> PROBLEM TO SOLVE
Each line below must be printed exactly as it stands.

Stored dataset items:

[Start of section]

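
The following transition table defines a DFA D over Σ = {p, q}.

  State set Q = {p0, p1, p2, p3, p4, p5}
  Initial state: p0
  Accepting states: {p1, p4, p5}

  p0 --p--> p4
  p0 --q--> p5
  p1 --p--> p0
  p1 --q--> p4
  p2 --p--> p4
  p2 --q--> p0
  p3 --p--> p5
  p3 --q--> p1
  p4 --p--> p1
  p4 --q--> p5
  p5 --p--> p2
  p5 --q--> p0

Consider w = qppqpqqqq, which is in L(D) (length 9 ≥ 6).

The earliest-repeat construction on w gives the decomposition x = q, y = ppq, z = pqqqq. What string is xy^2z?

xy^2z = q·ppq·ppq·pqqqq = qppqppqpqqqq.
Reading y = ppq takes D from p5 back to p5, so after x·y·y the machine is still in p5, and z then leads to the accepting state p5. Hence qppqppqpqqqq ∈ L(D).

qppqppqpqqqq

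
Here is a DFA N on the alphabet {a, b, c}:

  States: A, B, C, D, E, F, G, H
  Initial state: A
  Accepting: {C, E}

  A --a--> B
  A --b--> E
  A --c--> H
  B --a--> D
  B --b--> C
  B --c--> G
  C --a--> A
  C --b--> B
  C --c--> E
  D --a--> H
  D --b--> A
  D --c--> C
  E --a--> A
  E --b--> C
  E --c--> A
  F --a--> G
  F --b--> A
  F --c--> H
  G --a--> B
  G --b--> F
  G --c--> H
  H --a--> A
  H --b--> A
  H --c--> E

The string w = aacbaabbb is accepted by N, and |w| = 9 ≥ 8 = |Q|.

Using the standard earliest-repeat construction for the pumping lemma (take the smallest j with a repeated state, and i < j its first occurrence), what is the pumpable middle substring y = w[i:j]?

State sequence: A -a-> B -a-> D -c-> C -b-> B -a-> D -a-> H -b-> A -b-> E -b-> C
First repeat at step 4: B was already visited.

So i = 1, j = 4, giving x = w[0:1] = a, y = w[1:4] = acb, z = w[4:9] = aabbb.
Check: |xy| = 4 ≤ 8 and |y| = 3 ≥ 1. Reading y takes N from B back to B, so every xyⁱz is accepted.

acb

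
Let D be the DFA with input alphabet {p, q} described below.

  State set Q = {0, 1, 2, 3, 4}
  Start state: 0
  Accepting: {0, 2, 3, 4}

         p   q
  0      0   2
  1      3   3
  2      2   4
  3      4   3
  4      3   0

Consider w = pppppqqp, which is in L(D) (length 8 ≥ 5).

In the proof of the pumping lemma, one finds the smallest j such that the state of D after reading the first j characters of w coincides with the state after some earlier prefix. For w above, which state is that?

0

State sequence: 0 -p-> 0 -p-> 0 -p-> 0 -p-> 0 -p-> 0 -q-> 2 -q-> 4 -p-> 3
First repeat at step 1: 0 was already visited.

The earliest repeat is at step j = 1: D is in 0, which it already visited at step i = 0.
Pumping length from the standard proof: p = 5 (the number of states). The repeated state found above gives |xy| = j ≤ 5 and |y| = j − i ≥ 1.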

[End of section]

> SOLUTION TO THIS EXERCISE
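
The following transition table defines a DFA D over Σ = {p, q}.

  State set Q = {p0, p1, p2, p3, p4, p5}
  Initial state: p0
  Accepting states: {p1, p4, p5}

  p0 --p--> p4
  p0 --q--> p5
  p1 --p--> p0
  p1 --q--> p4
  p2 --p--> p4
  p2 --q--> p0
  p3 --p--> p5
  p3 --q--> p1
  p4 --p--> p1
  p4 --q--> p5
  p5 --p--> p2
  p5 --q--> p0

Consider w = qppqpqqqq, which is in L(D) (length 9 ≥ 6).

The earliest-repeat construction on w gives the decomposition x = q, y = ppq, z = pqqqq. What string is xy^2z?

xy^2z = q·ppq·ppq·pqqqq = qppqppqpqqqq.
Reading y = ppq takes D from p5 back to p5, so after x·y·y the machine is still in p5, and z then leads to the accepting state p5. Hence qppqppqpqqqq ∈ L(D).

qppqppqpqqqq

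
Here is a DFA N on the alphabet {a, b, c}:

  States: A, B, C, D, E, F, G, H
  Initial state: A
  Accepting: {C, E}

  A --a--> B
  A --b--> E
  A --c--> H
  B --a--> D
  B --b--> C
  B --c--> G
  C --a--> A
  C --b--> B
  C --c--> E
  D --a--> H
  D --b--> A
  D --c--> C
  E --a--> A
  E --b--> C
  E --c--> A
  F --a--> G
  F --b--> A
  F --c--> H
  G --a--> B
  G --b--> F
  G --c--> H
  H --a--> A
  H --b--> A
  H --c--> E

The string w = aacbaabbb is accepted by N, and |w| = 9 ≥ 8 = |Q|.

Using the standard earliest-repeat construction for the pumping lemma (take the smallest j with a repeated state, and i < j its first occurrence), what is the pumpable middle substring y = w[i:j]?

State sequence: A -a-> B -a-> D -c-> C -b-> B -a-> D -a-> H -b-> A -b-> E -b-> C
First repeat at step 4: B was already visited.

So i = 1, j = 4, giving x = w[0:1] = a, y = w[1:4] = acb, z = w[4:9] = aabbb.
Check: |xy| = 4 ≤ 8 and |y| = 3 ≥ 1. Reading y takes N from B back to B, so every xyⁱz is accepted.

acb

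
Let D be the DFA with input alphabet {p, q} described below.

  State set Q = {0, 1, 2, 3, 4}
  Start state: 0
  Accepting: {0, 2, 3, 4}

         p   q
  0      0   2
  1      3   3
  2      2   4
  3      4   3
  4      3   0

Consider w = pppppqqp, which is in L(D) (length 8 ≥ 5).

In the proof of the pumping lemma, one finds the smallest j such that the state of D after reading the first j characters of w coincides with the state after some earlier prefix. For w above, which state is that?

0

State sequence: 0 -p-> 0 -p-> 0 -p-> 0 -p-> 0 -p-> 0 -q-> 2 -q-> 4 -p-> 3
First repeat at step 1: 0 was already visited.

The earliest repeat is at step j = 1: D is in 0, which it already visited at step i = 0.
Pumping length from the standard proof: p = 5 (the number of states). The repeated state found above gives |xy| = j ≤ 5 and |y| = j − i ≥ 1.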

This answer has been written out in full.